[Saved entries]

=======

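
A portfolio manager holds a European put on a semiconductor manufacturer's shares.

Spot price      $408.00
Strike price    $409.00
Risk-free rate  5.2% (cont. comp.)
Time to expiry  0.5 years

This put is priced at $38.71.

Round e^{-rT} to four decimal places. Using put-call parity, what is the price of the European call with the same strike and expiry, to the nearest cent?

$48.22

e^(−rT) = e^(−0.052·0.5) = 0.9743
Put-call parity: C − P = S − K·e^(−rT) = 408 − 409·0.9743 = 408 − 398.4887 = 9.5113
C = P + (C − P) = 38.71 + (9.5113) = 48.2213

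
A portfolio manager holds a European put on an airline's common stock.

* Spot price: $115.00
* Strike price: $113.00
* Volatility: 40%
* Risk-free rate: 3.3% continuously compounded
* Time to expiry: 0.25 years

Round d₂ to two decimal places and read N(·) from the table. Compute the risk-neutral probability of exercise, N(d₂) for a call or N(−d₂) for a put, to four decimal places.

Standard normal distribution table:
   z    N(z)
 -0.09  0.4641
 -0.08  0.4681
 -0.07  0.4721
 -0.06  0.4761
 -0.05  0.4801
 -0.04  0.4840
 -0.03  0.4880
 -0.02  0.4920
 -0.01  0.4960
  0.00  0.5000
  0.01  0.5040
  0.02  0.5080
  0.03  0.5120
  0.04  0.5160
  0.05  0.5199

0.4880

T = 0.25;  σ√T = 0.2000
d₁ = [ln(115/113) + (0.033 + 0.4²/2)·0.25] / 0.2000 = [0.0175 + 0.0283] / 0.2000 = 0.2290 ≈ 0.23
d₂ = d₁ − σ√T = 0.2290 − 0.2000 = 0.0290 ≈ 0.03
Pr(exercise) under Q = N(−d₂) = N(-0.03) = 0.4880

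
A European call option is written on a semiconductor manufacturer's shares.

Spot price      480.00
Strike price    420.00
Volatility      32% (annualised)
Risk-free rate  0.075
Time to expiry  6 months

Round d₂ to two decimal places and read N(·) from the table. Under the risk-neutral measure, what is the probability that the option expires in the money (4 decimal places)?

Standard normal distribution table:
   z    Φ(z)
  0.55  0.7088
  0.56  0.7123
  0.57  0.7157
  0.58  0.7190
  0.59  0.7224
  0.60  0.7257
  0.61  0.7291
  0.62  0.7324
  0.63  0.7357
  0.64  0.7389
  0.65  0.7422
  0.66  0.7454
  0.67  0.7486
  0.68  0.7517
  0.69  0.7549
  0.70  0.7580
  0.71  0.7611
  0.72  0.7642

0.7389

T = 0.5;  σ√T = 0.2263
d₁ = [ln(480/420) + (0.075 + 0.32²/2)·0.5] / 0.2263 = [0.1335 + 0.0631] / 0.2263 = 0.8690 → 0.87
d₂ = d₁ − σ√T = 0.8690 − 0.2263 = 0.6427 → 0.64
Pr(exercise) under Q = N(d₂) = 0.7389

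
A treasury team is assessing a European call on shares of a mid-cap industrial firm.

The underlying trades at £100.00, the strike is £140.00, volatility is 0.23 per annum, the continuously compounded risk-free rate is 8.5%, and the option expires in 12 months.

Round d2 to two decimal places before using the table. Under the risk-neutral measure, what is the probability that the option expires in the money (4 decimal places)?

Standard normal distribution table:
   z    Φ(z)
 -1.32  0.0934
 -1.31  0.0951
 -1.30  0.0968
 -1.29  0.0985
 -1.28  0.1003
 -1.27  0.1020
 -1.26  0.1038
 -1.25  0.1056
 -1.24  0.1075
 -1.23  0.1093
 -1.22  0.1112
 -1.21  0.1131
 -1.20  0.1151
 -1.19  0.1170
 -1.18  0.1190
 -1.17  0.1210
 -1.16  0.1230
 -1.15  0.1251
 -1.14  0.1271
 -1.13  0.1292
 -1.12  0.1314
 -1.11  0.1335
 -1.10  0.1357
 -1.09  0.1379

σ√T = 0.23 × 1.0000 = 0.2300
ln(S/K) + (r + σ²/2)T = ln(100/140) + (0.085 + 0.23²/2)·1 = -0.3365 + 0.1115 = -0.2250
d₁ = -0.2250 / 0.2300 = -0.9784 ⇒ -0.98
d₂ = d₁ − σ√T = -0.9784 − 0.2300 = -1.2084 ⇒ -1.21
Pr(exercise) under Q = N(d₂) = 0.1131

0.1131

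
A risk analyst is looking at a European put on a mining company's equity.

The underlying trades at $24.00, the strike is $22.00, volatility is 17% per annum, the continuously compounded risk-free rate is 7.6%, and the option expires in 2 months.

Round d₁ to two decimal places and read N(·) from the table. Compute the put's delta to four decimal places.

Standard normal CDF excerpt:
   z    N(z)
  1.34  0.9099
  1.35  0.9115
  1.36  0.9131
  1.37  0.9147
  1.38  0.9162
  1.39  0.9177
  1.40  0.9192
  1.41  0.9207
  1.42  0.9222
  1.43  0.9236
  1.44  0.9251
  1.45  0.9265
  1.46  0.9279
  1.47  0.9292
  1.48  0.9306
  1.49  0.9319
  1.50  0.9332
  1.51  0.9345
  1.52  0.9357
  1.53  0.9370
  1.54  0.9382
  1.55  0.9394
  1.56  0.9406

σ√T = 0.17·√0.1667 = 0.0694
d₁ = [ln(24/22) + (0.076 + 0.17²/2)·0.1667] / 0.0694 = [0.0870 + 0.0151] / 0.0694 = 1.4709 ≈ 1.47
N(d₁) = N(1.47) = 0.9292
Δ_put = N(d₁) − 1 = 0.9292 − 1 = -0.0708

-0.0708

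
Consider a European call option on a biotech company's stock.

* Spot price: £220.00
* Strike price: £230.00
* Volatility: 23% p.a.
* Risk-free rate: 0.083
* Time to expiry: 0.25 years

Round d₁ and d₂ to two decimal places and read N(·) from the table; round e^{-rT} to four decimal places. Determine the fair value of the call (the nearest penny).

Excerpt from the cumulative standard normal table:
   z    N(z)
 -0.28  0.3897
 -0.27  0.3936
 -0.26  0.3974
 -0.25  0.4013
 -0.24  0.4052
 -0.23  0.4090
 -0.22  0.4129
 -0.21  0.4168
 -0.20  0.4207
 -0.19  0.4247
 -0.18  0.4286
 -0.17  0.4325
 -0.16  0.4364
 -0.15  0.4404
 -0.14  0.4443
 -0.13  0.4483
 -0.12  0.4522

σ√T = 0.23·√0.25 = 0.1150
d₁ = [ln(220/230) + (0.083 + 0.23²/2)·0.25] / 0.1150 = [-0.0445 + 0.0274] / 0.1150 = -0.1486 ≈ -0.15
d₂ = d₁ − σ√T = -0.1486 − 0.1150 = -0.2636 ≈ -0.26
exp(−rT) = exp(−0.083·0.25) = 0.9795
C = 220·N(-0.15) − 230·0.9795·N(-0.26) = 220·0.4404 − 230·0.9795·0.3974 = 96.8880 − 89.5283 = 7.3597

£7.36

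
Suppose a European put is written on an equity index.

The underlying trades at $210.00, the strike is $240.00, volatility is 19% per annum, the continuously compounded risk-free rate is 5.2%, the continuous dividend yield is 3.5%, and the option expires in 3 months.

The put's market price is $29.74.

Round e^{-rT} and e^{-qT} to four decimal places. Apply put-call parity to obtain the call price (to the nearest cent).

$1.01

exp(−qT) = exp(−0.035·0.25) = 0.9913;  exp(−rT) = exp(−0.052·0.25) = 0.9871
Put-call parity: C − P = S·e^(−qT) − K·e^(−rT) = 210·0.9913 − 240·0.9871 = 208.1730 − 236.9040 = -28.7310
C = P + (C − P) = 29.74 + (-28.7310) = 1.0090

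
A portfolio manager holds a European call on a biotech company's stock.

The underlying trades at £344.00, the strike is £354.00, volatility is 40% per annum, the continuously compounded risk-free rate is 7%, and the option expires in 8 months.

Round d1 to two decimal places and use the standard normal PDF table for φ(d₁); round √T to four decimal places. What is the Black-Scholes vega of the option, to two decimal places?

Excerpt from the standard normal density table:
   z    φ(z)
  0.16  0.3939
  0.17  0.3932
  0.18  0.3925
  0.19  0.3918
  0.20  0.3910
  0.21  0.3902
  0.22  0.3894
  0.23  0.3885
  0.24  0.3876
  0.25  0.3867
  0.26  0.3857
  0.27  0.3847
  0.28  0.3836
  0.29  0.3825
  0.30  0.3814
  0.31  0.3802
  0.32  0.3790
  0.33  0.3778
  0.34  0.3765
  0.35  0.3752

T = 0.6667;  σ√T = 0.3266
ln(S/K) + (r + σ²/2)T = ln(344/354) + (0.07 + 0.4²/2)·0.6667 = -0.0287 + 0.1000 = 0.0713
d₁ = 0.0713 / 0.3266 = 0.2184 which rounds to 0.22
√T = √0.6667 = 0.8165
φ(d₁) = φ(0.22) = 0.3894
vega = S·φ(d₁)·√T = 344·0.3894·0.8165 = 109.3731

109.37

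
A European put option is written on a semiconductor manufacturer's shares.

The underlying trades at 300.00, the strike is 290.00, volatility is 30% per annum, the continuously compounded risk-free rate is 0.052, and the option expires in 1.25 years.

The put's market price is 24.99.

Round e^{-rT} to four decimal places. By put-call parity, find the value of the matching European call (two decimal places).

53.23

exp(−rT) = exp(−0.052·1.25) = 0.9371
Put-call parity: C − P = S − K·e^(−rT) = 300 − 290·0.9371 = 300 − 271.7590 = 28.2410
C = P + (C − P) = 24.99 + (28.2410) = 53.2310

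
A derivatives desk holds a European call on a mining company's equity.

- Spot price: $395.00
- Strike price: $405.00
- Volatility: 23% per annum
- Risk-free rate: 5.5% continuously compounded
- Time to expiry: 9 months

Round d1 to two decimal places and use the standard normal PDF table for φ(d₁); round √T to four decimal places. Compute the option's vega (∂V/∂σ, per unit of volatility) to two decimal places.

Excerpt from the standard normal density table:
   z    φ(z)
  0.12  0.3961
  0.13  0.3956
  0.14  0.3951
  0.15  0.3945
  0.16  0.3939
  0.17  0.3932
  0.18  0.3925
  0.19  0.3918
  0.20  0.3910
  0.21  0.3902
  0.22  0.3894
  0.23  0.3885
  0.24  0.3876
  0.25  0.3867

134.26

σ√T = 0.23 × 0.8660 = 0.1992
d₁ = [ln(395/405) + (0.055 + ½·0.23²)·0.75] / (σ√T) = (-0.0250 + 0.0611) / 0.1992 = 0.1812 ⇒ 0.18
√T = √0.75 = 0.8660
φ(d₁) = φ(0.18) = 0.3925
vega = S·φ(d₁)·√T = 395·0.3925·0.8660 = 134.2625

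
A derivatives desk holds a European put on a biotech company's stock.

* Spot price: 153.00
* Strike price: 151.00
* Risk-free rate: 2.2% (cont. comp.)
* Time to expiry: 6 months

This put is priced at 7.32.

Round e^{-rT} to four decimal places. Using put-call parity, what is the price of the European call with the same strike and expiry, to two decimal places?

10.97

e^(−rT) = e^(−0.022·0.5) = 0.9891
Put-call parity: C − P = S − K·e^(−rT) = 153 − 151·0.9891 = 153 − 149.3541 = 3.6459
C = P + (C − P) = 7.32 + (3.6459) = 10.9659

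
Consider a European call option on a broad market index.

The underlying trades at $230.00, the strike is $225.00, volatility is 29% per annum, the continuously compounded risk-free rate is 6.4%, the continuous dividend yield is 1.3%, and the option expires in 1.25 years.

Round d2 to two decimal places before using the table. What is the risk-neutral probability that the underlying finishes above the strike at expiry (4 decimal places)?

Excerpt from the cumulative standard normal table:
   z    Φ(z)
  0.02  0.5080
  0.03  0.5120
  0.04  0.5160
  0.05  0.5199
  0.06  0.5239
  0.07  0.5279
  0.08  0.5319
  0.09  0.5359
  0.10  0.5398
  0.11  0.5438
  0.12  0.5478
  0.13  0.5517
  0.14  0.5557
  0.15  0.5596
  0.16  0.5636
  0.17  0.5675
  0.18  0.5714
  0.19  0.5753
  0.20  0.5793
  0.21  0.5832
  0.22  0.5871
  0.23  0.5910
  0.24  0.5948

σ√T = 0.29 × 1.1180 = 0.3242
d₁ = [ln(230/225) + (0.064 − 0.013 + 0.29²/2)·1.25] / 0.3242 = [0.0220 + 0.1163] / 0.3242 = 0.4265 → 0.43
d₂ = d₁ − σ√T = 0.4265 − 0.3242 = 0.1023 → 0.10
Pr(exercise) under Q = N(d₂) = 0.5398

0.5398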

=======

▸ **PROBLEM TO SOLVE**
Copy each line in the data that holds the word "yield".

▸ **EXERCISE OUTPUT**
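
The underlying trades at $210.00, the strike is $240.00, volatility is 19% per annum, the continuously compounded risk-free rate is 5.2%, the continuous dividend yield is 3.5%, and the option expires in 3 months.
The underlying trades at $230.00, the strike is $225.00, volatility is 29% per annum, the continuously compounded risk-free rate is 6.4%, the continuous dividend yield is 1.3%, and the option expires in 1.25 years.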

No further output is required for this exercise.